- _TASK DIRECTIONS_
Your answer should consist of every line in the records that holds "issuing".
***** GIVEN RECORDS *****
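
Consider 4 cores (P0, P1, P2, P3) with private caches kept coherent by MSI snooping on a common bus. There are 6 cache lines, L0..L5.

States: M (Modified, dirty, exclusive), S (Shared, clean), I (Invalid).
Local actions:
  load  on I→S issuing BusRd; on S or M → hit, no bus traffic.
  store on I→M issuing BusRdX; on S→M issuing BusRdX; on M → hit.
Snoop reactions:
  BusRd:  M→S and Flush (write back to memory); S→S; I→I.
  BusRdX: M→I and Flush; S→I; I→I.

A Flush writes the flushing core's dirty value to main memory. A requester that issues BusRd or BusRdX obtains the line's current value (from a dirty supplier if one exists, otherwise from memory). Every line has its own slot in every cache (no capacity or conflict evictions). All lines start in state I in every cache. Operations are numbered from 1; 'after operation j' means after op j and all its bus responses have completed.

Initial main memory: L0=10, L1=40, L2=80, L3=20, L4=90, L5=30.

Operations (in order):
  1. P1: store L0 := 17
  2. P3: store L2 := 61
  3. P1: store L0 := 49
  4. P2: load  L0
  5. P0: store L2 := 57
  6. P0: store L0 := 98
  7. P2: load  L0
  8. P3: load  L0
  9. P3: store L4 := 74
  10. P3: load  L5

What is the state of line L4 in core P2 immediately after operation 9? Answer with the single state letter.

state = I

[1] P1: store L0 := 17 | P0:I, P1:M(17), P2:I, P3:I | bus: BusRdX
[2] P3: store L2 := 61 | P0:I, P1:I, P2:I, P3:M(61) | bus: BusRdX
[3] P1: store L0 := 49 | P0:I, P1:M(49), P2:I, P3:I | bus: none
[4] P2: load  L0 | P0:I, P1:S(49), P2:S(49), P3:I | bus: BusRd,Flush
[5] P0: store L2 := 57 | P0:M(57), P1:I, P2:I, P3:I | bus: BusRdX,Flush
[6] P0: store L0 := 98 | P0:M(98), P1:I, P2:I, P3:I | bus: BusRdX
[7] P2: load  L0 | P0:S(98), P1:I, P2:S(98), P3:I | bus: BusRd,Flush
[8] P3: load  L0 | P0:S(98), P1:I, P2:S(98), P3:S(98) | bus: BusRd
[9] P3: store L4 := 74 | P0:I, P1:I, P2:I, P3:M(74) | bus: BusRdX
[10] P3: load  L5 | P0:I, P1:I, P2:I, P3:S(30) | bus: BusRd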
*****
- _OUTPUT OF THE TASK_
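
  load  on I→S issuing BusRd; on S or M → hit, no bus traffic.
  store on I→M issuing BusRdX; on S→M issuing BusRdX; on M → hit.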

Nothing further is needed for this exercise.